Data records:
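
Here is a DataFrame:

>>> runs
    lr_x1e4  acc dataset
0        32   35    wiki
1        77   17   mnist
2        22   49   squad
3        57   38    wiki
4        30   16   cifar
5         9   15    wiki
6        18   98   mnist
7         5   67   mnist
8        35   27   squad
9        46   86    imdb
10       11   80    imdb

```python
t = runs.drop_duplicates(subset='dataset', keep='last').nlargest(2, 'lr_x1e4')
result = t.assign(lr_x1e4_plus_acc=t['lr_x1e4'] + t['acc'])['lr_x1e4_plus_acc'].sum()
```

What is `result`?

108

drop duplicate dataset (keep=last):
    lr_x1e4  acc dataset
4        30   16   cifar
5         9   15    wiki
7         5   67   mnist
8        35   27   squad
10       11   80    imdb
take 2 rows with largest lr_x1e4:
   lr_x1e4  acc dataset
8       35   27   squad
4       30   16   cifar
add column lr_x1e4_plus_acc = t['lr_x1e4'] + t['acc']:
   lr_x1e4  acc dataset  lr_x1e4_plus_acc
8       35   27   squad                62
4       30   16   cifar                46
Taking the sum of column 'lr_x1e4_plus_acc' gives 108.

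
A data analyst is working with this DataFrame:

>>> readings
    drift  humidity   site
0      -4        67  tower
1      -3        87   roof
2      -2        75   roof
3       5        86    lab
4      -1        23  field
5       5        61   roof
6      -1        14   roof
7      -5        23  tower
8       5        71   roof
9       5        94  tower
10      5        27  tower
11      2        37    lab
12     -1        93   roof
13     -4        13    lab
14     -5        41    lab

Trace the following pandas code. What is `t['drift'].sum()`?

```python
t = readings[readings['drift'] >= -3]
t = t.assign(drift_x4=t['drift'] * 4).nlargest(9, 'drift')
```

24

filter rows where drift >= -3:
    drift  humidity   site
1      -3        87   roof
2      -2        75   roof
3       5        86    lab
4      -1        23  field
5       5        61   roof
6      -1        14   roof
8       5        71   roof
9       5        94  tower
10      5        27  tower
11      2        37    lab
12     -1        93   roof
add column drift_x4 = t['drift'] * 4:
    drift  humidity   site  drift_x4
1      -3        87   roof       -12
2      -2        75   roof        -8
3       5        86    lab        20
4      -1        23  field        -4
5       5        61   roof        20
6      -1        14   roof        -4
8       5        71   roof        20
9       5        94  tower        20
10      5        27  tower        20
11      2        37    lab         8
12     -1        93   roof        -4
take 9 rows with largest drift:
    drift  humidity   site  drift_x4
3       5        86    lab        20
5       5        61   roof        20
8       5        71   roof        20
9       5        94  tower        20
10      5        27  tower        20
11      2        37    lab         8
4      -1        23  field        -4
6      -1        14   roof        -4
12     -1        93   roof        -4
The sum of column 'drift' is 24.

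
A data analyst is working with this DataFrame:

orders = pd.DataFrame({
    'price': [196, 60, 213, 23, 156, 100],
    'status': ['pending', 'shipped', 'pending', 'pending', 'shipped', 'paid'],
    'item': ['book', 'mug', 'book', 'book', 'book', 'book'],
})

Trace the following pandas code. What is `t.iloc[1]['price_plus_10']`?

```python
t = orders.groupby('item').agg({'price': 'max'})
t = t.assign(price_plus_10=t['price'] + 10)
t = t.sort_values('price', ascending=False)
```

group by item, max of price:
      price
item       
book    213
mug      60
add column price_plus_10 = t['price'] + 10:
      price  price_plus_10
item                      
book    213            223
mug      60             70
sort by price descending:
      price  price_plus_10
item                      
book    213            223
mug      60             70

70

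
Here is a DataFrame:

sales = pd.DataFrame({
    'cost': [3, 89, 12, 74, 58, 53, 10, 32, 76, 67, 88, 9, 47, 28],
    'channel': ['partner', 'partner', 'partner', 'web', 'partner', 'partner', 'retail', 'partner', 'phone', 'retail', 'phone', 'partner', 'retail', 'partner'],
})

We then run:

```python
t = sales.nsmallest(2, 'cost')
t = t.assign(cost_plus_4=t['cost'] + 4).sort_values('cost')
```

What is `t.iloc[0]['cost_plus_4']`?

take 2 rows with smallest cost:
    cost  channel
0      3  partner
11     9  partner
add column cost_plus_4 = t['cost'] + 4:
    cost  channel  cost_plus_4
0      3  partner            7
11     9  partner           13
sort by cost:
    cost  channel  cost_plus_4
0      3  partner            7
11     9  partner           13
Reading off the value at position 0, column 'cost_plus_4', we get 7.

7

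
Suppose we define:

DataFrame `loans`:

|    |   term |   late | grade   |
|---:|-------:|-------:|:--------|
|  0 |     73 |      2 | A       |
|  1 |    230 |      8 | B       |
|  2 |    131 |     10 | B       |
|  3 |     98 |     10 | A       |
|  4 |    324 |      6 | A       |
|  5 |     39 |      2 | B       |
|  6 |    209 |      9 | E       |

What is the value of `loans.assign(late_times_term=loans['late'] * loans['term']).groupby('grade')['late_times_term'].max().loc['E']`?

add column late_times_term = loans['late'] * loans['term']:
   term  late grade  late_times_term
0    73     2     A              146
1   230     8     B             1840
2   131    10     B             1310
3    98    10     A              980
4   324     6     A             1944
5    39     2     B               78
6   209     9     E             1881
group by grade, max of late_times_term:
grade
A    1944
B    1840
E    1881
Name: late_times_term, dtype: int64
So loc['E'] = 1881.

1881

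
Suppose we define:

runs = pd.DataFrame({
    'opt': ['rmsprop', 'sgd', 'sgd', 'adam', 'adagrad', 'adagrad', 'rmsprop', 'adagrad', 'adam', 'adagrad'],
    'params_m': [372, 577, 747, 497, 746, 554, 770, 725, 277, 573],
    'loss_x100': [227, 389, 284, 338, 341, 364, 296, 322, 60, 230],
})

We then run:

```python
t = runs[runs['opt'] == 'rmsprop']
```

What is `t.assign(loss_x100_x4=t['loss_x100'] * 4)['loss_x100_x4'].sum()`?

filter rows where opt == 'rmsprop':
       opt  params_m  loss_x100
0  rmsprop       372        227
6  rmsprop       770        296
add column loss_x100_x4 = t['loss_x100'] * 4:
       opt  params_m  loss_x100  loss_x100_x4
0  rmsprop       372        227           908
6  rmsprop       770        296          1184
Then the sum of column 'loss_x100_x4': 2092

2092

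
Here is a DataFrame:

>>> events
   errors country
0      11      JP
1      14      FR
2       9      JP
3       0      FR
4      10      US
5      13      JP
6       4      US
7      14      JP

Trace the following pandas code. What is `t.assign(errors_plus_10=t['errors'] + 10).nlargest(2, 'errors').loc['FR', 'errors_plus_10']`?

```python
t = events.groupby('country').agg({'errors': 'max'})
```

group by country, max of errors:
         errors
country        
FR           14
JP           14
US           10
add column errors_plus_10 = t['errors'] + 10:
         errors  errors_plus_10
country                        
FR           14              24
JP           14              24
US           10              20
take 2 rows with largest errors:
         errors  errors_plus_10
country                        
FR           14              24
JP           14              24
Finally, value at row 'FR', column 'errors_plus_10' = 24.

24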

Instructions for the task:
Repeat each record word for word.

Answer space:
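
Here is a DataFrame:

>>> runs
    lr_x1e4  acc dataset
0        32   35    wiki
1        77   17   mnist
2        22   49   squad
3        57   38    wiki
4        30   16   cifar
5         9   15    wiki
6        18   98   mnist
7         5   67   mnist
8        35   27   squad
9        46   86    imdb
10       11   80    imdb

```python
t = runs.drop_duplicates(subset='dataset', keep='last').nlargest(2, 'lr_x1e4')
result = t.assign(lr_x1e4_plus_acc=t['lr_x1e4'] + t['acc'])['lr_x1e4_plus_acc'].sum()
```

What is `result`?

108

drop duplicate dataset (keep=last):
    lr_x1e4  acc dataset
4        30   16   cifar
5         9   15    wiki
7         5   67   mnist
8        35   27   squad
10       11   80    imdb
take 2 rows with largest lr_x1e4:
   lr_x1e4  acc dataset
8       35   27   squad
4       30   16   cifar
add column lr_x1e4_plus_acc = t['lr_x1e4'] + t['acc']:
   lr_x1e4  acc dataset  lr_x1e4_plus_acc
8       35   27   squad                62
4       30   16   cifar                46
Taking the sum of column 'lr_x1e4_plus_acc' gives 108.

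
A data analyst is working with this DataFrame:

>>> readings
    drift  humidity   site
0      -4        67  tower
1      -3        87   roof
2      -2        75   roof
3       5        86    lab
4      -1        23  field
5       5        61   roof
6      -1        14   roof
7      -5        23  tower
8       5        71   roof
9       5        94  tower
10      5        27  tower
11      2        37    lab
12     -1        93   roof
13     -4        13    lab
14     -5        41    lab

Trace the following pandas code. What is `t['drift'].sum()`?

```python
t = readings[readings['drift'] >= -3]
t = t.assign(drift_x4=t['drift'] * 4).nlargest(9, 'drift')
```

24

filter rows where drift >= -3:
    drift  humidity   site
1      -3        87   roof
2      -2        75   roof
3       5        86    lab
4      -1        23  field
5       5        61   roof
6      -1        14   roof
8       5        71   roof
9       5        94  tower
10      5        27  tower
11      2        37    lab
12     -1        93   roof
add column drift_x4 = t['drift'] * 4:
    drift  humidity   site  drift_x4
1      -3        87   roof       -12
2      -2        75   roof        -8
3       5        86    lab        20
4      -1        23  field        -4
5       5        61   roof        20
6      -1        14   roof        -4
8       5        71   roof        20
9       5        94  tower        20
10      5        27  tower        20
11      2        37    lab         8
12     -1        93   roof        -4
take 9 rows with largest drift:
    drift  humidity   site  drift_x4
3       5        86    lab        20
5       5        61   roof        20
8       5        71   roof        20
9       5        94  tower        20
10      5        27  tower        20
11      2        37    lab         8
4      -1        23  field        -4
6      -1        14   roof        -4
12     -1        93   roof        -4
The sum of column 'drift' is 24.

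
A data analyst is working with this DataFrame:

orders = pd.DataFrame({
    'price': [196, 60, 213, 23, 156, 100],
    'status': ['pending', 'shipped', 'pending', 'pending', 'shipped', 'paid'],
    'item': ['book', 'mug', 'book', 'book', 'book', 'book'],
})

Trace the following pandas code. What is `t.iloc[1]['price_plus_10']`?

```python
t = orders.groupby('item').agg({'price': 'max'})
t = t.assign(price_plus_10=t['price'] + 10)
t = t.sort_values('price', ascending=False)
```

group by item, max of price:
      price
item       
book    213
mug      60
add column price_plus_10 = t['price'] + 10:
      price  price_plus_10
item                      
book    213            223
mug      60             70
sort by price descending:
      price  price_plus_10
item                      
book    213            223
mug      60             70

70

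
Here is a DataFrame:

sales = pd.DataFrame({
    'cost': [3, 89, 12, 74, 58, 53, 10, 32, 76, 67, 88, 9, 47, 28],
    'channel': ['partner', 'partner', 'partner', 'web', 'partner', 'partner', 'retail', 'partner', 'phone', 'retail', 'phone', 'partner', 'retail', 'partner'],
})

We then run:

```python
t = sales.nsmallest(2, 'cost')
t = t.assign(cost_plus_4=t['cost'] + 4).sort_values('cost')
```

What is `t.iloc[0]['cost_plus_4']`?

take 2 rows with smallest cost:
    cost  channel
0      3  partner
11     9  partner
add column cost_plus_4 = t['cost'] + 4:
    cost  channel  cost_plus_4
0      3  partner            7
11     9  partner           13
sort by cost:
    cost  channel  cost_plus_4
0      3  partner            7
11     9  partner           13
Reading off the value at position 0, column 'cost_plus_4', we get 7.

7

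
Suppose we define:

DataFrame `loans`:

|    |   term |   late | grade   |
|---:|-------:|-------:|:--------|
|  0 |     73 |      2 | A       |
|  1 |    230 |      8 | B       |
|  2 |    131 |     10 | B       |
|  3 |     98 |     10 | A       |
|  4 |    324 |      6 | A       |
|  5 |     39 |      2 | B       |
|  6 |    209 |      9 | E       |

What is the value of `loans.assign(late_times_term=loans['late'] * loans['term']).groupby('grade')['late_times_term'].max().loc['E']`?

add column late_times_term = loans['late'] * loans['term']:
   term  late grade  late_times_term
0    73     2     A              146
1   230     8     B             1840
2   131    10     B             1310
3    98    10     A              980
4   324     6     A             1944
5    39     2     B               78
6   209     9     E             1881
group by grade, max of late_times_term:
grade
A    1944
B    1840
E    1881
Name: late_times_term, dtype: int64
So loc['E'] = 1881.

1881

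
Suppose we define:

runs = pd.DataFrame({
    'opt': ['rmsprop', 'sgd', 'sgd', 'adam', 'adagrad', 'adagrad', 'rmsprop', 'adagrad', 'adam', 'adagrad'],
    'params_m': [372, 577, 747, 497, 746, 554, 770, 725, 277, 573],
    'loss_x100': [227, 389, 284, 338, 341, 364, 296, 322, 60, 230],
})

We then run:

```python
t = runs[runs['opt'] == 'rmsprop']
```

What is `t.assign(loss_x100_x4=t['loss_x100'] * 4)['loss_x100_x4'].sum()`?

filter rows where opt == 'rmsprop':
       opt  params_m  loss_x100
0  rmsprop       372        227
6  rmsprop       770        296
add column loss_x100_x4 = t['loss_x100'] * 4:
       opt  params_m  loss_x100  loss_x100_x4
0  rmsprop       372        227           908
6  rmsprop       770        296          1184
Then the sum of column 'loss_x100_x4': 2092

2092

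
Here is a DataFrame:

>>> events
   errors country
0      11      JP
1      14      FR
2       9      JP
3       0      FR
4      10      US
5      13      JP
6       4      US
7      14      JP

Trace the following pandas code. What is `t.assign(errors_plus_10=t['errors'] + 10).nlargest(2, 'errors').loc['FR', 'errors_plus_10']`?

```python
t = events.groupby('country').agg({'errors': 'max'})
```

group by country, max of errors:
         errors
country        
FR           14
JP           14
US           10
add column errors_plus_10 = t['errors'] + 10:
         errors  errors_plus_10
country                        
FR           14              24
JP           14              24
US           10              20
take 2 rows with largest errors:
         errors  errors_plus_10
country                        
FR           14              24
JP           14              24
Finally, value at row 'FR', column 'errors_plus_10' = 24.

24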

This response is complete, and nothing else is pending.